**** Data records ****

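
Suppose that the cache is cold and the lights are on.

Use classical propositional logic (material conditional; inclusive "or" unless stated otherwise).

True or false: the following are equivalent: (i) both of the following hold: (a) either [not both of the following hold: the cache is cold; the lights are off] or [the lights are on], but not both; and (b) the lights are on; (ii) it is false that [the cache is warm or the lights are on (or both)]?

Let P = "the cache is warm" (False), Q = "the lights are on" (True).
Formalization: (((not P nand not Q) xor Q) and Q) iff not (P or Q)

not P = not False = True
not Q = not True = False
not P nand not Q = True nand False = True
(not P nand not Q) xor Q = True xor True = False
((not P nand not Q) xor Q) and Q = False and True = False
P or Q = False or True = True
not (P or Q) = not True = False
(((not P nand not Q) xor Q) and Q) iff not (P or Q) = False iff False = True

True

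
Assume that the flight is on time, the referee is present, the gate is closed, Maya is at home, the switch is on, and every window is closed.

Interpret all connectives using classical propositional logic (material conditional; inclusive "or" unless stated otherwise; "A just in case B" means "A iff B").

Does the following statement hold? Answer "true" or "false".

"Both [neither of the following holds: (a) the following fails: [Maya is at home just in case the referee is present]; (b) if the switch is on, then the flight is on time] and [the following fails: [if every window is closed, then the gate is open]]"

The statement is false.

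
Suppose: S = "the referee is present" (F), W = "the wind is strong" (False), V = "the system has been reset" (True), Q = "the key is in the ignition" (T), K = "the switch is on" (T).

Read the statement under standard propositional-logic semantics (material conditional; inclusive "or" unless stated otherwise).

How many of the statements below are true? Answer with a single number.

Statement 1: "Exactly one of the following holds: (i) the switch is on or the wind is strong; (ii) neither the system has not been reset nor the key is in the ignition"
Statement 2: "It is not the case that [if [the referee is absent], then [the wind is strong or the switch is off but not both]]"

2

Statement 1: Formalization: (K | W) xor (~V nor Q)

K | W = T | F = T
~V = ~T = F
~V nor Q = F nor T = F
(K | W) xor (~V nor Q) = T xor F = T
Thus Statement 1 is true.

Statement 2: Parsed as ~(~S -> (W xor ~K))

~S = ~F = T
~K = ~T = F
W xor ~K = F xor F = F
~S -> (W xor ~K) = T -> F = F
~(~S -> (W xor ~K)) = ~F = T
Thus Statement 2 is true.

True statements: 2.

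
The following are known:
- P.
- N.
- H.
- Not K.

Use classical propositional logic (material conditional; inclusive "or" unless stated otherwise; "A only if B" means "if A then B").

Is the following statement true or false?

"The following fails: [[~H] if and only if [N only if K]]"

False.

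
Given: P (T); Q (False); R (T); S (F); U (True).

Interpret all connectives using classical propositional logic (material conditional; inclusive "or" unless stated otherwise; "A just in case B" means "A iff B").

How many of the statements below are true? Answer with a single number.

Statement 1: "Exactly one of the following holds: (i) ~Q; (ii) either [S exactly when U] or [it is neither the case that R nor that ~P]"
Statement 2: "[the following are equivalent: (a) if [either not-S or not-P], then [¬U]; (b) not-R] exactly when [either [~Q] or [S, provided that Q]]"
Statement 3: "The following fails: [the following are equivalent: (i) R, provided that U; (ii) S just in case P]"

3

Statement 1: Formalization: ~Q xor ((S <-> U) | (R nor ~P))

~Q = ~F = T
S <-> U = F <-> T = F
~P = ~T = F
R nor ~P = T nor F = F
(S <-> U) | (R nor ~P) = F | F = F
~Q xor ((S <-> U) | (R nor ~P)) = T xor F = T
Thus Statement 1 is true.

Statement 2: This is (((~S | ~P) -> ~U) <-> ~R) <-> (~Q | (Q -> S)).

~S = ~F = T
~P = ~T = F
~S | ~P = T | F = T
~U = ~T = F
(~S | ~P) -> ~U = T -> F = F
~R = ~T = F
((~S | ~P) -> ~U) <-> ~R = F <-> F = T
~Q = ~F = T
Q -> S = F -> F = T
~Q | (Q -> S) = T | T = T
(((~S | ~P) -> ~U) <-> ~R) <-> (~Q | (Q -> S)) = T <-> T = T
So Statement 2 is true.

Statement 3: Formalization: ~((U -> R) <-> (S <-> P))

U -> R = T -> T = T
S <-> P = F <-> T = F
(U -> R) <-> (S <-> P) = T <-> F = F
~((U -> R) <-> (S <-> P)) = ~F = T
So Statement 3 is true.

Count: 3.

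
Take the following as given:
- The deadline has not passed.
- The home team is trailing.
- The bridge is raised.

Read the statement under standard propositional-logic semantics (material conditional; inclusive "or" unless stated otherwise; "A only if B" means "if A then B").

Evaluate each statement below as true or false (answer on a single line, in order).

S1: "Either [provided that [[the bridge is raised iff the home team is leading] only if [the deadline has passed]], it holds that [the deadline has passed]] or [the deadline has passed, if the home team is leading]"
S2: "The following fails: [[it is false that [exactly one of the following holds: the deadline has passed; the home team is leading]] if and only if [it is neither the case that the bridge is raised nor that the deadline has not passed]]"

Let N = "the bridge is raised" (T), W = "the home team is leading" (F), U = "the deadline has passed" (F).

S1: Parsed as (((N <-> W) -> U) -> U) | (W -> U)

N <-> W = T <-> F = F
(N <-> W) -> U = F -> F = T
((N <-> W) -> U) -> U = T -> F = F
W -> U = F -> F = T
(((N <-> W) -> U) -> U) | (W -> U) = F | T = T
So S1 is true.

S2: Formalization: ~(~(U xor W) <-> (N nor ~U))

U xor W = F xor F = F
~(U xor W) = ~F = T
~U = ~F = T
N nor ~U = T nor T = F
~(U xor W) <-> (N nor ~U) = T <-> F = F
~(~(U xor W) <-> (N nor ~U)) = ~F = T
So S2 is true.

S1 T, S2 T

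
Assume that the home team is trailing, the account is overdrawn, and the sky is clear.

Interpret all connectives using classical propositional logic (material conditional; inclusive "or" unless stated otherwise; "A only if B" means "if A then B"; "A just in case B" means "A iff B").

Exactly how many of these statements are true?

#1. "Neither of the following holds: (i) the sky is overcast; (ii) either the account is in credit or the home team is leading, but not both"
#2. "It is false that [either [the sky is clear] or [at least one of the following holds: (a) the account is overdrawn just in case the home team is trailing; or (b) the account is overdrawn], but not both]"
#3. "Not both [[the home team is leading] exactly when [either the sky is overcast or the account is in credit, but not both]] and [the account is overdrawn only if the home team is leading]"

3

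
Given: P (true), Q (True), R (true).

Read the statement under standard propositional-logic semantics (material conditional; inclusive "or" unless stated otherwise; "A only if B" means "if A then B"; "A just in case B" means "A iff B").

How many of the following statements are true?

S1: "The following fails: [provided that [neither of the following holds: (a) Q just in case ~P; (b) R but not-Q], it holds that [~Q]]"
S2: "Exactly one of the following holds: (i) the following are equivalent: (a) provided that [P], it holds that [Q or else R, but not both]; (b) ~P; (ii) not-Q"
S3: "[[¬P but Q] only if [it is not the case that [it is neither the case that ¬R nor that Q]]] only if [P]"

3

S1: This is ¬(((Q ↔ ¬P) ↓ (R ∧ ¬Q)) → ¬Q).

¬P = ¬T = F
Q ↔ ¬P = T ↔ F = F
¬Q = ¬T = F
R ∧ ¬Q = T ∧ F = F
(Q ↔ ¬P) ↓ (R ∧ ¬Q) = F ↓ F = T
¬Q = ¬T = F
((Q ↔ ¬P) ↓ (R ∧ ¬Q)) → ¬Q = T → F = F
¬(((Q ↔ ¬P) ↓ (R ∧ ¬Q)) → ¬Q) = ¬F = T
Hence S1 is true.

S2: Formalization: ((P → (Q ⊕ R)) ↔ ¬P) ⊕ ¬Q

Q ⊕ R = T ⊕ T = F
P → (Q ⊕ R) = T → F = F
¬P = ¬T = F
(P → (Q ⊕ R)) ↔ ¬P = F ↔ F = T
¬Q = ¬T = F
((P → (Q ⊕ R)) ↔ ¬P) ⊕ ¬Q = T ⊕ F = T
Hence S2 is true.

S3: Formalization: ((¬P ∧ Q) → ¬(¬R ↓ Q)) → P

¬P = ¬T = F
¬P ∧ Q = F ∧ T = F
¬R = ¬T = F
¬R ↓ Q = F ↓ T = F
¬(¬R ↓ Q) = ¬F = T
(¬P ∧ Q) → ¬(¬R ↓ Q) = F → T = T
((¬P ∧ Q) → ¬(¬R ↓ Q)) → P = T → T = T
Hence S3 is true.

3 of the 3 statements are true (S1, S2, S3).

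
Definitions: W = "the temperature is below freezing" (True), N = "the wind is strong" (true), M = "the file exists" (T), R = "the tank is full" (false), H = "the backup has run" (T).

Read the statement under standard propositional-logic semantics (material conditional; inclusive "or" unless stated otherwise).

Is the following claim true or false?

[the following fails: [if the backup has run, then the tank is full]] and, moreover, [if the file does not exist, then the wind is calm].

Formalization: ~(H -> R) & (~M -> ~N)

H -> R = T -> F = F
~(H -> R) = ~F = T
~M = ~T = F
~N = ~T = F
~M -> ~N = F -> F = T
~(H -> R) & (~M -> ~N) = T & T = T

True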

****

*Task requirements*.
Collect every line with the string "material" from the records, and copy each.

*Solution to the problem*.
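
Use classical propositional logic (material conditional; inclusive "or" unless stated otherwise).
Interpret all connectives using classical propositional logic (material conditional; inclusive "or" unless stated otherwise; "A just in case B" means "A iff B").
Read the statement under standard propositional-logic semantics (material conditional; inclusive "or" unless stated otherwise).
Use classical propositional logic (material conditional; inclusive "or" unless stated otherwise; "A only if B" means "if A then B").
Interpret all connectives using classical propositional logic (material conditional; inclusive "or" unless stated otherwise; "A just in case B" means "A iff B").
Read the statement under standard propositional-logic semantics (material conditional; inclusive "or" unless stated otherwise; "A only if B" means "if A then B").
Interpret all connectives using classical propositional logic (material conditional; inclusive "or" unless stated otherwise; "A only if B" means "if A then B"; "A just in case B" means "A iff B").
Read the statement under standard propositional-logic semantics (material conditional; inclusive "or" unless stated otherwise; "A only if B" means "if A then B"; "A just in case B" means "A iff B").
Read the statement under standard propositional-logic semantics (material conditional; inclusive "or" unless stated otherwise).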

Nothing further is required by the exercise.